## Directions
Count the lines below that include the word "Each", then give that number and no other words.

## Source data
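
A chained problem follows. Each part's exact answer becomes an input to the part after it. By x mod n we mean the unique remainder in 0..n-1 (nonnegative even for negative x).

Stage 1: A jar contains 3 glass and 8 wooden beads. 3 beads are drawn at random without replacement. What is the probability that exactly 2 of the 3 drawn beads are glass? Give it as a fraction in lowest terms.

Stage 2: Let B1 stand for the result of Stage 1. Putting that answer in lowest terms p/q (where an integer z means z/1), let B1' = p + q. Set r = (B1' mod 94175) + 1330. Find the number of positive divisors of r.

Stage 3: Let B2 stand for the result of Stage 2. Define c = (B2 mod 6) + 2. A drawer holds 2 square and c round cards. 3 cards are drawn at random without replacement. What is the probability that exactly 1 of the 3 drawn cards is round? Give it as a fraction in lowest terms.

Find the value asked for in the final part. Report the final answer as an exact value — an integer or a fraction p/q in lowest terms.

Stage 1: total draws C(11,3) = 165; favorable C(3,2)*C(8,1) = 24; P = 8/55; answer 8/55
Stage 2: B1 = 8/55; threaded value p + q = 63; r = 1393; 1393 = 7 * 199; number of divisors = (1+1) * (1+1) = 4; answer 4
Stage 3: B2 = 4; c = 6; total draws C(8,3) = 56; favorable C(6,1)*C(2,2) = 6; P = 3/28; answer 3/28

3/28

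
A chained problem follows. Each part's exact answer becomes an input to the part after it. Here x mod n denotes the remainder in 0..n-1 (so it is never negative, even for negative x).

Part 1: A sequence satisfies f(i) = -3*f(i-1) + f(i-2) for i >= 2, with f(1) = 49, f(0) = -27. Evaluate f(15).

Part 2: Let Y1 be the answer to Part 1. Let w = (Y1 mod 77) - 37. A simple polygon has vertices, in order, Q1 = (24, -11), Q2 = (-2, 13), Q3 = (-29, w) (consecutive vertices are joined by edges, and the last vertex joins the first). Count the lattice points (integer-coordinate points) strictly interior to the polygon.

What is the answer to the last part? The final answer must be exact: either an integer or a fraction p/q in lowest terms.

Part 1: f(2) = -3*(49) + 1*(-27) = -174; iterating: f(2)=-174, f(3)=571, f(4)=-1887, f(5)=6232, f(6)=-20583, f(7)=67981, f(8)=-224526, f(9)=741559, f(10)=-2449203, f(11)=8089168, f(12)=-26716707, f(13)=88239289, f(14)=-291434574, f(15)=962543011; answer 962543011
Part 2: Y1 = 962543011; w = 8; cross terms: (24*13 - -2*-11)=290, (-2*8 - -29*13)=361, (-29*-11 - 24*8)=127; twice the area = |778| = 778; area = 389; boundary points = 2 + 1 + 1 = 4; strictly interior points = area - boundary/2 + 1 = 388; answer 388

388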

...

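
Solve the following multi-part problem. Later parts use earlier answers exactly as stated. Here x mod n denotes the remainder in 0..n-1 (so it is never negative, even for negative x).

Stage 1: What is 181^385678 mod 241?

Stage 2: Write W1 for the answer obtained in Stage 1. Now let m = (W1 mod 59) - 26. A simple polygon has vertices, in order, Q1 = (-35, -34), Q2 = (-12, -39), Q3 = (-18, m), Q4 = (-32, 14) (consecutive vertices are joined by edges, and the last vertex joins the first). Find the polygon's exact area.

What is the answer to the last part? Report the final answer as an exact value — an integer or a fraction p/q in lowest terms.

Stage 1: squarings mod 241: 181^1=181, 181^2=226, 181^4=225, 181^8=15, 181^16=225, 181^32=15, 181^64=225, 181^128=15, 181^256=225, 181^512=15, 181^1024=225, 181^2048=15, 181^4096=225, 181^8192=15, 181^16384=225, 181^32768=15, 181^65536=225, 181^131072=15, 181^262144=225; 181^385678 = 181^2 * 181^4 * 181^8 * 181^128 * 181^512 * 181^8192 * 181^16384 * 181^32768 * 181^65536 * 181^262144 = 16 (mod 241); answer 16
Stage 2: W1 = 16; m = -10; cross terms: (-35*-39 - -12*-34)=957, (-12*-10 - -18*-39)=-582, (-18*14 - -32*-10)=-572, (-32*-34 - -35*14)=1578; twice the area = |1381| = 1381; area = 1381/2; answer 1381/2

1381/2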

## Answer area
2